Collected data entries:

● ● ● ●

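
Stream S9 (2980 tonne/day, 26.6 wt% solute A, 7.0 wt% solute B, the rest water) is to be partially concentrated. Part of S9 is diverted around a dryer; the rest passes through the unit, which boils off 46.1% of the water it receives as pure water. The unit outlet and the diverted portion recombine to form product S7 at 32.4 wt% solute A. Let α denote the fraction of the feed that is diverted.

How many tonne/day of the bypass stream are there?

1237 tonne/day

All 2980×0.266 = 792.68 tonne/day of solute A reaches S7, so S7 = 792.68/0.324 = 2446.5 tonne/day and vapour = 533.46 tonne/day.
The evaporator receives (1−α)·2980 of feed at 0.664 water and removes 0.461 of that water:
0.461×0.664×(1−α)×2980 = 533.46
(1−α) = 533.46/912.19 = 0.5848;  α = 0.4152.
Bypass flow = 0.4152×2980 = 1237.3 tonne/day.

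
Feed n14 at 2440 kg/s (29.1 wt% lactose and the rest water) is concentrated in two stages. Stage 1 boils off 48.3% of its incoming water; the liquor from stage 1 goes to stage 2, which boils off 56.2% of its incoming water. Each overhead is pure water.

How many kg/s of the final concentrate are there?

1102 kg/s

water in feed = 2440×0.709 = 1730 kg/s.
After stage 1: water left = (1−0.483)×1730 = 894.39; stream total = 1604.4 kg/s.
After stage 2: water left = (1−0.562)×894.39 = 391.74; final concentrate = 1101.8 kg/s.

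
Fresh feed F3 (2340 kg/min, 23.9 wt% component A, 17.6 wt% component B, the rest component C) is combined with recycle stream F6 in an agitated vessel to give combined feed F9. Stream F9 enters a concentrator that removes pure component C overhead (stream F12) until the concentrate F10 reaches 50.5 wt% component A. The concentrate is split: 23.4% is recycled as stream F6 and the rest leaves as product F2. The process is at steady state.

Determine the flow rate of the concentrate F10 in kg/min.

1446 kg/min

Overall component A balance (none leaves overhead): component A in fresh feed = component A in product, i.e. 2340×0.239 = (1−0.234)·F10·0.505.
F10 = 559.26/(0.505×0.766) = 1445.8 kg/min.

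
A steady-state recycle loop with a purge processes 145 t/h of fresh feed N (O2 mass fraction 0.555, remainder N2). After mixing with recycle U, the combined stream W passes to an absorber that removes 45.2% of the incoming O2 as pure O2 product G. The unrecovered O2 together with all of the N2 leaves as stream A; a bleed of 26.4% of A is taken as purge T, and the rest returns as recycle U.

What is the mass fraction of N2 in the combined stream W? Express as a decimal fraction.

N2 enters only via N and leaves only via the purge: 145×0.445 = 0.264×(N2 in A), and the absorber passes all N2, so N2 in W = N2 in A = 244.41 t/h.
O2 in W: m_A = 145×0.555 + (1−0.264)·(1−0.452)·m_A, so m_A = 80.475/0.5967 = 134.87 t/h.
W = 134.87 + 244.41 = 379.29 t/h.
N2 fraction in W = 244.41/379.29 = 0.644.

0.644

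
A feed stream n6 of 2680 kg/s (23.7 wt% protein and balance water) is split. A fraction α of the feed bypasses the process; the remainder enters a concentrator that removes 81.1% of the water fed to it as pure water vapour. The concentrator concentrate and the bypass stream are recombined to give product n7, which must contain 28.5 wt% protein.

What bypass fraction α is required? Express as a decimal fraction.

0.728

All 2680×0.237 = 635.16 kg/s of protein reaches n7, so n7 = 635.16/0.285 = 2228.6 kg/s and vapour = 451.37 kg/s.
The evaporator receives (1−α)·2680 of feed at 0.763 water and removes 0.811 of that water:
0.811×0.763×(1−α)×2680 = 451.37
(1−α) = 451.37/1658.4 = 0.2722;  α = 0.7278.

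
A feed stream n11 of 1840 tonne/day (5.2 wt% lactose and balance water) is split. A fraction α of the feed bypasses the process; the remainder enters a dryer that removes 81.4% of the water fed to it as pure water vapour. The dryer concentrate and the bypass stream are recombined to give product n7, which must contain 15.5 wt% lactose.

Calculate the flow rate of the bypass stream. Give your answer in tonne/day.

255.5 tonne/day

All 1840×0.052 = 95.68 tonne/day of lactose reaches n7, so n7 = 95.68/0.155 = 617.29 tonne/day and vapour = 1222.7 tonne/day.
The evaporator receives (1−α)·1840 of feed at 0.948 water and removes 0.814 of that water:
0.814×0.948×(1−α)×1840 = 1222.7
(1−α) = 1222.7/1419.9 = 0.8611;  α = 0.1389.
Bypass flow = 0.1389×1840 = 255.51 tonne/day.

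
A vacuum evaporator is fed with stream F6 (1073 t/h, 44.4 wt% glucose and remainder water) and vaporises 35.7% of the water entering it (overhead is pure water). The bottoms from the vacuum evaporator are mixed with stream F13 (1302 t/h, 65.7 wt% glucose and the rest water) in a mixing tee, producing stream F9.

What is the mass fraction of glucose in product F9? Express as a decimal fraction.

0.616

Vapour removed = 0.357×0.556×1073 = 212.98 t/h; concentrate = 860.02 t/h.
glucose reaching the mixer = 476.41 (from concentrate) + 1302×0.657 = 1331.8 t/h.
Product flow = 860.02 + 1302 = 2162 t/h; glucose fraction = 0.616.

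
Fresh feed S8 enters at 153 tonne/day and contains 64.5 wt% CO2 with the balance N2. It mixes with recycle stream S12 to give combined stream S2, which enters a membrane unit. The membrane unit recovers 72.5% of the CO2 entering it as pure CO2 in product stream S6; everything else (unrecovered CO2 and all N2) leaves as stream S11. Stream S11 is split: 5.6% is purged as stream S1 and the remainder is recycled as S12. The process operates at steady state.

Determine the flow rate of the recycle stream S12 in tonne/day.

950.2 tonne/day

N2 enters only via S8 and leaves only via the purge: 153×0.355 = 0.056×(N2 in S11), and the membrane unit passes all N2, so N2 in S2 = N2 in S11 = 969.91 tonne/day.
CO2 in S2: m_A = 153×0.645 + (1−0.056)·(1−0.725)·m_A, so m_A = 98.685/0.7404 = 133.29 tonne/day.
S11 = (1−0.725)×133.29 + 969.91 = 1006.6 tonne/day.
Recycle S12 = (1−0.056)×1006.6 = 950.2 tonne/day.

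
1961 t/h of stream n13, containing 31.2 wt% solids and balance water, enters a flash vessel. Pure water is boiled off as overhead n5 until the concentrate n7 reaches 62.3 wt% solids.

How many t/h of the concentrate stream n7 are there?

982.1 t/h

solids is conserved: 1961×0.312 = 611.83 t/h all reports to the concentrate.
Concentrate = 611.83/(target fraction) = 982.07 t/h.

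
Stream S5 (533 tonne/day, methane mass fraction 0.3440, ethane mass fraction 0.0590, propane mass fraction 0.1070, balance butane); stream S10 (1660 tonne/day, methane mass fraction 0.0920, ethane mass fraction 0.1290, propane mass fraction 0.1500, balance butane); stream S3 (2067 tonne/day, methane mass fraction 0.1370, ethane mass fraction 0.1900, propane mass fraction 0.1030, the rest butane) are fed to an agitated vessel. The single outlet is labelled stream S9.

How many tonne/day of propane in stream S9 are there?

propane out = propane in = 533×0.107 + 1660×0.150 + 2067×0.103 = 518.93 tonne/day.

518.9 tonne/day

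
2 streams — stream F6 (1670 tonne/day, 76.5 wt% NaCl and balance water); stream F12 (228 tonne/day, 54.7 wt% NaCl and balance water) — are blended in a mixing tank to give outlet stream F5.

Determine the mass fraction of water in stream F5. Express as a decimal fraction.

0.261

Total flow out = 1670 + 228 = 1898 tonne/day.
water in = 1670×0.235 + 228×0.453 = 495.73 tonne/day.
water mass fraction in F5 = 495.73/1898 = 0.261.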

● ● ● ●

Brief
Which of the lines above contain "concentrated"? Return them all.

Task output
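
Stream S9 (2980 tonne/day, 26.6 wt% solute A, 7.0 wt% solute B, the rest water) is to be partially concentrated. Part of S9 is diverted around a dryer; the rest passes through the unit, which boils off 46.1% of the water it receives as pure water. The unit outlet and the diverted portion recombine to form product S7 at 32.4 wt% solute A. Let α denote the fraction of the feed that is diverted.
Feed n14 at 2440 kg/s (29.1 wt% lactose and the rest water) is concentrated in two stages. Stage 1 boils off 48.3% of its incoming water; the liquor from stage 1 goes to stage 2, which boils off 56.2% of its incoming water. Each overhead is pure water.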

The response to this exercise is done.